RECORDS FOR THIS TASK ::
++++++++++++++++++++
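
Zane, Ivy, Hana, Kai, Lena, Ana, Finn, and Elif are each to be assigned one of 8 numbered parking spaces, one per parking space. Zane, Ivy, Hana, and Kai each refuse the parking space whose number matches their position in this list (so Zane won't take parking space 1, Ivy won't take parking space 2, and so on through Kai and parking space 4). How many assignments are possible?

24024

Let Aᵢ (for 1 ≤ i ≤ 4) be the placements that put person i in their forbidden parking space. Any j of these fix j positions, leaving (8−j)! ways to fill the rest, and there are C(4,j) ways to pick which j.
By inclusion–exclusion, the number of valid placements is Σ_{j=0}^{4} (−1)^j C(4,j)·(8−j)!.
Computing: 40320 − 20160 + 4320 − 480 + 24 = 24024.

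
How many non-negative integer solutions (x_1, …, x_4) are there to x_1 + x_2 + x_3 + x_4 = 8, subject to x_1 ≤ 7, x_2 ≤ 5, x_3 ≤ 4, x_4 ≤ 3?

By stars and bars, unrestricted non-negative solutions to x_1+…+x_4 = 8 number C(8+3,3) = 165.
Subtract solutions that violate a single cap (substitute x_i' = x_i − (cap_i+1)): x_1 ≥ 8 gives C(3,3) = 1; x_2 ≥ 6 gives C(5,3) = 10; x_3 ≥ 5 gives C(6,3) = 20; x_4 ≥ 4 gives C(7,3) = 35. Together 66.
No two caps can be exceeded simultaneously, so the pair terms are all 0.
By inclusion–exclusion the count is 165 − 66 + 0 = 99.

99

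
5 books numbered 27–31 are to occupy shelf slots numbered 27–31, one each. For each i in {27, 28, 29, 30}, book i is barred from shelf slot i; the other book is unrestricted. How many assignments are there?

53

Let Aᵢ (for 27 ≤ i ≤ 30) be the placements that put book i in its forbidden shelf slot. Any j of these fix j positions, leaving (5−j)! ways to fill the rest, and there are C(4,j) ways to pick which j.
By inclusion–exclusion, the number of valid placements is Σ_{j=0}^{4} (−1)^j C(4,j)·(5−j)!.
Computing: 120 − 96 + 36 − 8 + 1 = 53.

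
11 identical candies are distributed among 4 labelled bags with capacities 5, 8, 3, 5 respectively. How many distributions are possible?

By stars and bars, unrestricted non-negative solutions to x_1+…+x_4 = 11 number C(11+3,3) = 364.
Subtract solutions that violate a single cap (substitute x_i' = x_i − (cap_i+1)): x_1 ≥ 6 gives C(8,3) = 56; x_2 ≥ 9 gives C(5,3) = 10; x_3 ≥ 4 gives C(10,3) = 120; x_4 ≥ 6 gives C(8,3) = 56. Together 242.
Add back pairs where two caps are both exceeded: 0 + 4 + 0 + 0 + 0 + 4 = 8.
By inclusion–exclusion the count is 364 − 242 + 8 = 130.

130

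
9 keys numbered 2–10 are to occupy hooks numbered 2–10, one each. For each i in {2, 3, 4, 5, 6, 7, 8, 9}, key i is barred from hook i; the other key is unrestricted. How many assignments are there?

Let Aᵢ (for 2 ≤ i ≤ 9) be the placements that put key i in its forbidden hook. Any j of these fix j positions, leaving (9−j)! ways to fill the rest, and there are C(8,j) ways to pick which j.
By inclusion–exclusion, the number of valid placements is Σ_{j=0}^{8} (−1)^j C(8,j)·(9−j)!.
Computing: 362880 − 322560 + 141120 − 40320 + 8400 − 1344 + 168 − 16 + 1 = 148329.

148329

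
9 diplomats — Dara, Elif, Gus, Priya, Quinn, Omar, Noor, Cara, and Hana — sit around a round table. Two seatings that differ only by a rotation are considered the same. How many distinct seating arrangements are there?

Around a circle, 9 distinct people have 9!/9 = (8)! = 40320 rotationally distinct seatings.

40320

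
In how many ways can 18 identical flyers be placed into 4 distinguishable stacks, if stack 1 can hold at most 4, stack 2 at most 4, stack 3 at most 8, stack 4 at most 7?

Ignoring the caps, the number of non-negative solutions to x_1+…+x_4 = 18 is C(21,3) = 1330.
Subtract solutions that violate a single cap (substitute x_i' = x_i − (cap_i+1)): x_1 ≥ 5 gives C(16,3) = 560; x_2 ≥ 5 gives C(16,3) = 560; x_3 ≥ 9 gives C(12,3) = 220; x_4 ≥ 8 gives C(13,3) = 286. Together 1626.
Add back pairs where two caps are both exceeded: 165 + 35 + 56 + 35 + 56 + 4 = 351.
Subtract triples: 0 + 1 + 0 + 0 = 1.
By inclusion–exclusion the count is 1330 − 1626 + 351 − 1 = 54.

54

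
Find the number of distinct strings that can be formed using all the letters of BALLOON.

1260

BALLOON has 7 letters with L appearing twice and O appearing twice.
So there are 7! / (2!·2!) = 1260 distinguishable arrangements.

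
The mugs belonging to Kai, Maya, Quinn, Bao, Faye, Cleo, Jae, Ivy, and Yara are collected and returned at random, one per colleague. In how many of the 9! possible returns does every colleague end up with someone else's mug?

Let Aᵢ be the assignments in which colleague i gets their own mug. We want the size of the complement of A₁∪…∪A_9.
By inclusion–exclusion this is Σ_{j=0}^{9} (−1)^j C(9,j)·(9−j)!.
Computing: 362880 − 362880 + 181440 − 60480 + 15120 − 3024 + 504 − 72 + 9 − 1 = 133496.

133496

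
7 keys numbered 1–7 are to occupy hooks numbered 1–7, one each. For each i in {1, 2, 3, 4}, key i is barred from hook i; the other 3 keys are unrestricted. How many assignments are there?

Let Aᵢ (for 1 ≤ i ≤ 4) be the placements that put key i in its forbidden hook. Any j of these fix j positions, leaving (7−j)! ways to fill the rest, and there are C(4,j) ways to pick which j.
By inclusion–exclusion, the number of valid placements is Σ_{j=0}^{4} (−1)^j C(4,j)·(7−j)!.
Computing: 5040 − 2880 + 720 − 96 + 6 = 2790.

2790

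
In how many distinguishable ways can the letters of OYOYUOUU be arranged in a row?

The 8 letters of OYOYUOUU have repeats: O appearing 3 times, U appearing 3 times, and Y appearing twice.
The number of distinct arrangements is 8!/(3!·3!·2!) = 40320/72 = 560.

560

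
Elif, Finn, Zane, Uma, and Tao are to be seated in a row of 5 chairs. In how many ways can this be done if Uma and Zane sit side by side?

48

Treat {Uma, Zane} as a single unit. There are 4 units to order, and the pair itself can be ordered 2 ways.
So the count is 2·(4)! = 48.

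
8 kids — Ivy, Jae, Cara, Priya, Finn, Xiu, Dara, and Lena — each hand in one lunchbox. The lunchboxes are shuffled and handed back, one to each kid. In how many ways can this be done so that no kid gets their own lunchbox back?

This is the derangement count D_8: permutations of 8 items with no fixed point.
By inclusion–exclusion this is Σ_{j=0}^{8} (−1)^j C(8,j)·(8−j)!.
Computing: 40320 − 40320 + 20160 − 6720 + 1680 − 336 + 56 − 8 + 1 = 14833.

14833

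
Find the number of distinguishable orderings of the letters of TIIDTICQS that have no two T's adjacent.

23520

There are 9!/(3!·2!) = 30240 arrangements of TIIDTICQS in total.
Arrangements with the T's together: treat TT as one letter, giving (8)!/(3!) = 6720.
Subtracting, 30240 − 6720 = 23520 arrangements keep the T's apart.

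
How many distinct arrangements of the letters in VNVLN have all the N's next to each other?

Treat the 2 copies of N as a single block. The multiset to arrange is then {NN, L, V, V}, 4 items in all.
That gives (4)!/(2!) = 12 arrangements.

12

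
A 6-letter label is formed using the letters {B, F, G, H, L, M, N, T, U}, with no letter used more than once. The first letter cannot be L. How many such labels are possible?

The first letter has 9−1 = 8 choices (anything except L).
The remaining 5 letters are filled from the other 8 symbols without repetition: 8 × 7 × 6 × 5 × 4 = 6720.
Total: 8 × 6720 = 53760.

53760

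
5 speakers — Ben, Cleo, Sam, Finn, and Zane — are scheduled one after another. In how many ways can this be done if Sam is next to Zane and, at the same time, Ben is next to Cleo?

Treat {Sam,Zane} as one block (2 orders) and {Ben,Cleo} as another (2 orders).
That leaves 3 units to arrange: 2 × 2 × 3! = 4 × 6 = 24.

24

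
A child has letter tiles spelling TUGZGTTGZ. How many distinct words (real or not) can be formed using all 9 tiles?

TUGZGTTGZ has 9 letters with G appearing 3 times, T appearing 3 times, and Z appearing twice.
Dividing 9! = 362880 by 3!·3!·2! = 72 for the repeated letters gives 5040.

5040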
++++++++++++++++++++
AIM OF THE EXERCISE :: Locate "5 speakers —" in the data above. Then repeat, exactly, its line and each line after it through the last, adding nothing.

EXERCISE SOLUTION ::
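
5 speakers — Ben, Cleo, Sam, Finn, and Zane — are scheduled one after another. In how many ways can this be done if Sam is next to Zane and, at the same time, Ben is next to Cleo?

Treat {Sam,Zane} as one block (2 orders) and {Ben,Cleo} as another (2 orders).
That leaves 3 units to arrange: 2 × 2 × 3! = 4 × 6 = 24.

24

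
A child has letter tiles spelling TUGZGTTGZ. How many distinct words (real or not) can be formed using all 9 tiles?

TUGZGTTGZ has 9 letters with G appearing 3 times, T appearing 3 times, and Z appearing twice.
Dividing 9! = 362880 by 3!·3!·2! = 72 for the repeated letters gives 5040.

5040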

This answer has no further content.